* Work request: After locating the line with "- (g) — claimant's showing: weight 18." in the data that follows, return it and every later line exactly, up to and including the line with "- Element (e): the claimant's".

* Supplied records:
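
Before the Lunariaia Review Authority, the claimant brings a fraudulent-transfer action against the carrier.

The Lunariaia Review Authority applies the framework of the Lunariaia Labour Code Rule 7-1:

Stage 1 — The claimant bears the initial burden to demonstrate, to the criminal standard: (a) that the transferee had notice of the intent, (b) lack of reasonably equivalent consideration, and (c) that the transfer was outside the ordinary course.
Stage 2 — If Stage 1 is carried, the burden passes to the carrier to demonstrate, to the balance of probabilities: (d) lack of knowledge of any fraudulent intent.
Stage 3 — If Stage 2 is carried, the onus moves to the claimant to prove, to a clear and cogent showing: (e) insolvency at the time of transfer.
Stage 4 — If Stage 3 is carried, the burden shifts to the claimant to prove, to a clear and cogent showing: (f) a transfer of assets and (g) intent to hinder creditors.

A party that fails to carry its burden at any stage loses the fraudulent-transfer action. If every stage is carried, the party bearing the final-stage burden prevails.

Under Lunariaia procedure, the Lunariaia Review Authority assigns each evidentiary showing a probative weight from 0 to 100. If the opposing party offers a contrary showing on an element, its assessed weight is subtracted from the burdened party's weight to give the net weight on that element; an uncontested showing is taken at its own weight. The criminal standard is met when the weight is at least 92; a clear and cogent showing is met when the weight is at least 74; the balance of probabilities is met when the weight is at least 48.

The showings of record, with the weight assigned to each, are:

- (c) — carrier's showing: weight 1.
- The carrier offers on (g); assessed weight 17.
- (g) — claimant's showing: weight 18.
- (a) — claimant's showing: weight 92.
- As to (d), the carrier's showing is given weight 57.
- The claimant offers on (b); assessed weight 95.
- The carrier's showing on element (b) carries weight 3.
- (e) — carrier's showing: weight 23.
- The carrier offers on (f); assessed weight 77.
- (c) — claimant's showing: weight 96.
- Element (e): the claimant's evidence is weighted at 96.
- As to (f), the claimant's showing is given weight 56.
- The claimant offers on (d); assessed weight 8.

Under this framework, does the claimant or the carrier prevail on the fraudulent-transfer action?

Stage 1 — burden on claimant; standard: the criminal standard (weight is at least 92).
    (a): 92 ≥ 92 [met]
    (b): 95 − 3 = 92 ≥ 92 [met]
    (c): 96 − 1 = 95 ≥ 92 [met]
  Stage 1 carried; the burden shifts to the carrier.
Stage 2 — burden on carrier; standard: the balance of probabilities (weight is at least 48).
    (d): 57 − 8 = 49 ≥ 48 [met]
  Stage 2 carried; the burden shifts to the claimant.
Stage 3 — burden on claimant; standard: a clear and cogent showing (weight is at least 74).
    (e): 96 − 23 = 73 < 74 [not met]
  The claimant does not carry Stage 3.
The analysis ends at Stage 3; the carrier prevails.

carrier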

==

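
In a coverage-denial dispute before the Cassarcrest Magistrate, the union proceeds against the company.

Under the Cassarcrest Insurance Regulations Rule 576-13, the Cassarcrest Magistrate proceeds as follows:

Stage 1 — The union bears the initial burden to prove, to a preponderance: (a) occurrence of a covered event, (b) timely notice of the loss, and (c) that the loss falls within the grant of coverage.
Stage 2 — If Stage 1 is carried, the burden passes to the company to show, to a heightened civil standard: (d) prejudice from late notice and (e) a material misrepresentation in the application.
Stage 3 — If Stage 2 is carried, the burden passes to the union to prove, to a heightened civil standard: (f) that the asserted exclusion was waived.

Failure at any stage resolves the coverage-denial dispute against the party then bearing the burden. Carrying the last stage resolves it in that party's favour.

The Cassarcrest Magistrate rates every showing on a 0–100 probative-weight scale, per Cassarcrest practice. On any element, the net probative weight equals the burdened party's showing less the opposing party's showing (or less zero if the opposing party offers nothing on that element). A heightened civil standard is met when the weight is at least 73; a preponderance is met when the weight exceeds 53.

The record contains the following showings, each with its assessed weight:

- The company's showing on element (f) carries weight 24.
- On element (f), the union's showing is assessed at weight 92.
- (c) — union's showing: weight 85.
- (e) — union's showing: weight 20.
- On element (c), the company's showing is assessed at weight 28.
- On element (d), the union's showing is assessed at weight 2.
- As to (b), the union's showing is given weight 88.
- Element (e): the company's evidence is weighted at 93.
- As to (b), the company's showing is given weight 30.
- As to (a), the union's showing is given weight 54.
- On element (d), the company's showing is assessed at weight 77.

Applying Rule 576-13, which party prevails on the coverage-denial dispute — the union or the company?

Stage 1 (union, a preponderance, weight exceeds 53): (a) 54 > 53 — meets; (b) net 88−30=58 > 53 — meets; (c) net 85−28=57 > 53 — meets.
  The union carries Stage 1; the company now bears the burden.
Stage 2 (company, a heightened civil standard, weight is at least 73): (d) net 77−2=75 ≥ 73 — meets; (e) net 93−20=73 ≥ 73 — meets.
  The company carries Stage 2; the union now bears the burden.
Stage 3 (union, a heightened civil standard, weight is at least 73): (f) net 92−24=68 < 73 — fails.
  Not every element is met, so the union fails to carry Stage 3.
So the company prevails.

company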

* Solved problem:
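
- (g) — claimant's showing: weight 18.
- (a) — claimant's showing: weight 92.
- As to (d), the carrier's showing is given weight 57.
- The claimant offers on (b); assessed weight 95.
- The carrier's showing on element (b) carries weight 3.
- (e) — carrier's showing: weight 23.
- The carrier offers on (f); assessed weight 77.
- (c) — claimant's showing: weight 96.
- Element (e): the claimant's evidence is weighted at 96.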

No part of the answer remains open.